(Saved data entries)
═══

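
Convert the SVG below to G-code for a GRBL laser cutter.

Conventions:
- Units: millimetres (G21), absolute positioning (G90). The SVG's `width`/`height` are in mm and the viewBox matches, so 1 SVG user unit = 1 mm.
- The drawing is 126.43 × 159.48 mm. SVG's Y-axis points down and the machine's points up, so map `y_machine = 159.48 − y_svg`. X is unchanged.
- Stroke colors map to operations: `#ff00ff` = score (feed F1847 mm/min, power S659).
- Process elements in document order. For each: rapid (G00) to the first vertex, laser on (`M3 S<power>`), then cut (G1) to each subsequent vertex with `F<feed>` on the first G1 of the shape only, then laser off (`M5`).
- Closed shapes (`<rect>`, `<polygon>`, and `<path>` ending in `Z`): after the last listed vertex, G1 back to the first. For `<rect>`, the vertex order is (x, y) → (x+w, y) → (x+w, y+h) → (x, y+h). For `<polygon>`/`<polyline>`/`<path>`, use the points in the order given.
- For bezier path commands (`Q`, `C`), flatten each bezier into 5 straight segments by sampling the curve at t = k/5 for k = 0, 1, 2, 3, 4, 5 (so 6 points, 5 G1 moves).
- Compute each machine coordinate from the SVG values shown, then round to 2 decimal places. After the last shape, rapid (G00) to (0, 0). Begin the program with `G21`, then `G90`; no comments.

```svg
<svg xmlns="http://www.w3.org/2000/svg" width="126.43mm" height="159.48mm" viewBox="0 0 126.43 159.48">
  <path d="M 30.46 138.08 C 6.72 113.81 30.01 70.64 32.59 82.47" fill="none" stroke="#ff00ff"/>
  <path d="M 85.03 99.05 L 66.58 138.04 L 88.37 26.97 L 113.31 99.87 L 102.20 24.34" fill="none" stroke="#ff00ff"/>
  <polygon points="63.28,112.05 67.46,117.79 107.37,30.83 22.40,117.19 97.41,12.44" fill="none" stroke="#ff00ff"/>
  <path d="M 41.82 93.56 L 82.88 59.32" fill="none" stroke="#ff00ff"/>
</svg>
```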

═══

(The problem) Above are the records; set each one down word for word.

(Response area)
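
Convert the SVG below to G-code for a GRBL laser cutter.

Conventions:
- Units: millimetres (G21), absolute positioning (G90). The SVG's `width`/`height` are in mm and the viewBox matches, so 1 SVG user unit = 1 mm.
- The drawing is 126.43 × 159.48 mm. SVG's Y-axis points down and the machine's points up, so map `y_machine = 159.48 − y_svg`. X is unchanged.
- Stroke colors map to operations: `#ff00ff` = score (feed F1847 mm/min, power S659).
- Process elements in document order. For each: rapid (G00) to the first vertex, laser on (`M3 S<power>`), then cut (G1) to each subsequent vertex with `F<feed>` on the first G1 of the shape only, then laser off (`M5`).
- Closed shapes (`<rect>`, `<polygon>`, and `<path>` ending in `Z`): after the last listed vertex, G1 back to the first. For `<rect>`, the vertex order is (x, y) → (x+w, y) → (x+w, y+h) → (x, y+h). For `<polygon>`/`<polyline>`/`<path>`, use the points in the order given.
- For bezier path commands (`Q`, `C`), flatten each bezier into 5 straight segments by sampling the curve at t = k/5 for k = 0, 1, 2, 3, 4, 5 (so 6 points, 5 G1 moves).
- Compute each machine coordinate from the SVG values shown, then round to 2 decimal places. After the last shape, rapid (G00) to (0, 0). Begin the program with `G21`, then `G90`; no comments.

```svg
<svg xmlns="http://www.w3.org/2000/svg" width="126.43mm" height="159.48mm" viewBox="0 0 126.43 159.48">
  <path d="M 30.46 138.08 C 6.72 113.81 30.01 70.64 32.59 82.47" fill="none" stroke="#ff00ff"/>
  <path d="M 85.03 99.05 L 66.58 138.04 L 88.37 26.97 L 113.31 99.87 L 102.20 24.34" fill="none" stroke="#ff00ff"/>
  <polygon points="63.28,112.05 67.46,117.79 107.37,30.83 22.40,117.19 97.41,12.44" fill="none" stroke="#ff00ff"/>
  <path d="M 41.82 93.56 L 82.88 59.32" fill="none" stroke="#ff00ff"/>
</svg>
```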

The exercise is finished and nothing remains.